*DIRECTIONS*: Beginning with the line where "During an instructional-design" appears, retype every remaining line of the data below, both the first and last included.
Start of SUPPLIED MATERIAL
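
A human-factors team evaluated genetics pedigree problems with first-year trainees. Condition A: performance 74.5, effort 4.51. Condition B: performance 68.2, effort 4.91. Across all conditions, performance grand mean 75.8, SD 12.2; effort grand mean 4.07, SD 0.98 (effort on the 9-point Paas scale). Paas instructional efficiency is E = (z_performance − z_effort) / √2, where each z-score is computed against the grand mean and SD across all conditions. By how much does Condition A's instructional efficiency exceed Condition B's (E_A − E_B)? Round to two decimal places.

Condition A: z_P = (74.5 − 75.8)/12.2 = -0.1066; z_E = (4.51 − 4.07)/0.98 = 0.4490; E_A = (-0.1066 − 0.4490)/√2 = -0.3929.
Condition B: z_P = (68.2 − 75.8)/12.2 = -0.6230; z_E = (4.91 − 4.07)/0.98 = 0.8571; E_B = (-0.6230 − 0.8571)/√2 = -1.0466.
E_A − E_B = -0.3929 − (-1.0466) = 0.6537 ≈ 0.65.

0.65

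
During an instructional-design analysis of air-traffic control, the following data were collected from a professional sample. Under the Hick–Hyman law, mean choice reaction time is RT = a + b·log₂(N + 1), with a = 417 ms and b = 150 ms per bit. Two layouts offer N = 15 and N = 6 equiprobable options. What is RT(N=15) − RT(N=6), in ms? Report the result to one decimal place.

RT(15) = 417 + 150·log₂(16) = 417 + 150·4.0000 = 1017.0000 ms.
RT(6) = 417 + 150·log₂(7) = 417 + 150·2.8074 = 838.1100 ms.
Difference = 1017.0000 − 838.1100 = 178.8900 ≈ 178.9 ms.

178.9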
End of SUPPLIED MATERIAL
*EXPECTED ANSWER*:
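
During an instructional-design analysis of air-traffic control, the following data were collected from a professional sample. Under the Hick–Hyman law, mean choice reaction time is RT = a + b·log₂(N + 1), with a = 417 ms and b = 150 ms per bit. Two layouts offer N = 15 and N = 6 equiprobable options. What is RT(N=15) − RT(N=6), in ms? Report the result to one decimal place.

RT(15) = 417 + 150·log₂(16) = 417 + 150·4.0000 = 1017.0000 ms.
RT(6) = 417 + 150·log₂(7) = 417 + 150·2.8074 = 838.1100 ms.
Difference = 1017.0000 − 838.1100 = 178.8900 ≈ 178.9 ms.

178.9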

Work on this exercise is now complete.